* [Work request]: Your task is to reproduce exactly the lines that run from the beginning of the data through the line where "Find the fair" appears.

* [Exercise data]:
□ □ □ □

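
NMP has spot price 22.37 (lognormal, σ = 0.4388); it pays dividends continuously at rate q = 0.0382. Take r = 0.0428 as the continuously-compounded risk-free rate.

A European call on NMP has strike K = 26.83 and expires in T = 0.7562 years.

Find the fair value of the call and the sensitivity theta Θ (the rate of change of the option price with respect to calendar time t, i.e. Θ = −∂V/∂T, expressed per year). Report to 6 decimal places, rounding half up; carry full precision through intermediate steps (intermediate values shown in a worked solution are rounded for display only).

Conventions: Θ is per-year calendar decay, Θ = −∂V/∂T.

σ√T = 0.4388·√0.7562 = 0.381579
d₁ = (ln(S/K) + (r−q+σ²/2)T) / (σ√T) = (ln(22.37/26.83) + (0.0428−0.0382+0.4388²/2)·0.7562) / 0.381579 = (-0.181800 + 0.076280) / 0.381579 = -0.276535
d₂ = d₁ − σ√T = -0.276535 − 0.381579 = -0.658114
e^{−rT} = 0.968153
e^{−qT} = 0.971526
N(d₁) = 0.391069,  N(d₂) = 0.255232
Call price V = S·e^{−qT}·N(d₁) − K·e^{−rT}·N(d₂) = 8.499114 − 6.629800 = 1.869315
φ(d₁) = (1/√(2π))·e^{−d₁²/2} = 0.383976
Θ = −S·e^{−qT}·φ(d₁)·σ/(2√T) + q·S·e^{−qT}·N(d₁) − r·K·e^{−rT}·N(d₂) = −2.105442 + 0.324666 − 0.283755 = -2.064532

price = 1.869315
Θ = -2.064532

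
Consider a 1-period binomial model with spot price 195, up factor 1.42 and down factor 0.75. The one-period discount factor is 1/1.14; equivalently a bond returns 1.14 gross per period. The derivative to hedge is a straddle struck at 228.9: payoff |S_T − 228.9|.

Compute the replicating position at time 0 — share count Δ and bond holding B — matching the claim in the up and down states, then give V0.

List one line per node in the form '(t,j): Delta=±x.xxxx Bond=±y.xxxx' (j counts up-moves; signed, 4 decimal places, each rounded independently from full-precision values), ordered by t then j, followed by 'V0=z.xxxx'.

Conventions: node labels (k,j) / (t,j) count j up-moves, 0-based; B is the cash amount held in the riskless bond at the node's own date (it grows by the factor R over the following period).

Risk-neutral probability p* = (R−d)/(u−d) = (1.14−0.75)/(1.42−0.75) = 0.5821.
At maturity the claim pays: V(1,0)=82.6500, V(1,1)=48.0000
  t=0,j=0: stock 195.0000 → up 276.9000 (V=48.0000), down 146.2500 (V=82.6500). Price 54.8075; hedge Δ=-0.2652, bond B=106.5240.
As a check, the time-0 holding Δ(0,0)·S0 + B(0,0) comes to 54.8075 — exactly V0.

(0,0): Delta=-0.2652 Bond=106.5240
V0=54.8075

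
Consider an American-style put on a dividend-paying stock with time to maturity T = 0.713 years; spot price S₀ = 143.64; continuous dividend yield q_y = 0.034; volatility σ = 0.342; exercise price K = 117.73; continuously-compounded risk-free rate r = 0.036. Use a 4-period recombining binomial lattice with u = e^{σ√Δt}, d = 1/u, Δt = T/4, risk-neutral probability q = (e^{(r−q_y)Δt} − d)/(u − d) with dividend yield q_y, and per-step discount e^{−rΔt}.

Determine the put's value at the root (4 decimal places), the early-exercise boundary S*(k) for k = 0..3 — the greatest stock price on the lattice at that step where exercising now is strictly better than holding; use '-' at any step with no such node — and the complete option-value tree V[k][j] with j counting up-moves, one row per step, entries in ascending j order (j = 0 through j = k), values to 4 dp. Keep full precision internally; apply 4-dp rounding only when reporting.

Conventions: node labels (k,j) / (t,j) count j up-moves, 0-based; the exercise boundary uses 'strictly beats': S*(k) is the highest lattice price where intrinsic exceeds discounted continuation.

params: Δt=0.17825 u=1.15534 d=0.86555 q=0.46520 e^(-rΔt)=0.99360
t_4 payoffs: 37.1101 10.1185 0.0000 0.0000 0.0000
t_3: node(3,0) S=93.1430 payoff=24.5870 vs cont=24.3967 → 24.5870 [stop]  node(3,1) S=124.3275 payoff=0.0000 vs cont=5.3768 → 5.3768 [wait]  node(3,2) S=165.9525 payoff=0.0000 vs cont=0.0000 → 0.0000 [wait]  node(3,3) S=221.5136 payoff=0.0000 vs cont=0.0000 → 0.0000 [wait]  ⇒ S*(3)=93.1430
t_2: node(2,0) S=107.6115 payoff=10.1185 vs cont=15.5504 → 15.5504 [wait]  node(2,1) S=143.6400 payoff=0.0000 vs cont=2.8571 → 2.8571 [wait]  node(2,2) S=191.7309 payoff=0.0000 vs cont=0.0000 → 0.0000 [wait]  ⇒ S*(2)=-
t_1: node(1,0) S=124.3275 payoff=0.0000 vs cont=9.5838 → 9.5838 [wait]  node(1,1) S=165.9525 payoff=0.0000 vs cont=1.5182 → 1.5182 [wait]  ⇒ S*(1)=-
t_0: node(0,0) S=143.6400 payoff=0.0000 vs cont=5.7945 → 5.7945 [wait]  ⇒ S*(0)=-

price = 5.7945
boundary = - - - 93.1430
tree:
5.7945
9.5838 1.5182
15.5504 2.8571 0.0000
24.5870 5.3768 0.0000 0.0000
37.1101 10.1185 0.0000 0.0000 0.0000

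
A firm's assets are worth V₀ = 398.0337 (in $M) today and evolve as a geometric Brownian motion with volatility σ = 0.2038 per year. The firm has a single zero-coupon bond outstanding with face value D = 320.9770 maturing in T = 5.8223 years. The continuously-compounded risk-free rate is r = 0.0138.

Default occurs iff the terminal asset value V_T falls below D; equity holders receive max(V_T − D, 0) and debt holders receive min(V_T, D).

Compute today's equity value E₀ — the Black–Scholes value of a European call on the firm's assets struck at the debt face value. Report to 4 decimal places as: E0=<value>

Apply the equity-as-call identities (strike 320.9770, horizon 5.8223 years):
d₁ = [ln(V₀/D) + (r + σ²/2)T] / (σ√T)
   = [ln(398.0337/320.9770) + (0.0138 + 0.5·0.2038²)·5.8223] / (0.2038·√5.8223)
   = [0.215167 + 0.201261] / 0.491758 = 0.846815
d₂ = d₁ − σ√T = 0.846815 − 0.491758 = 0.355057
N(d₁) = 0.801451,  N(d₂) = 0.638726,  e^(−rT) = 0.922795
E₀ = V₀·N(d₁) − D·e^(−rT)·N(d₂)
   = 398.0337·0.801451 − 320.9770·0.922795·0.638726 = 129.816149

E0=129.8161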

□ □ □ □

* [Response area]:
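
NMP has spot price 22.37 (lognormal, σ = 0.4388); it pays dividends continuously at rate q = 0.0382. Take r = 0.0428 as the continuously-compounded risk-free rate.

A European call on NMP has strike K = 26.83 and expires in T = 0.7562 years.

Find the fair value of the call and the sensitivity theta Θ (the rate of change of the option price with respect to calendar time t, i.e. Θ = −∂V/∂T, expressed per year). Report to 6 decimal places, rounding half up; carry full precision through intermediate steps (intermediate values shown in a worked solution are rounded for display only).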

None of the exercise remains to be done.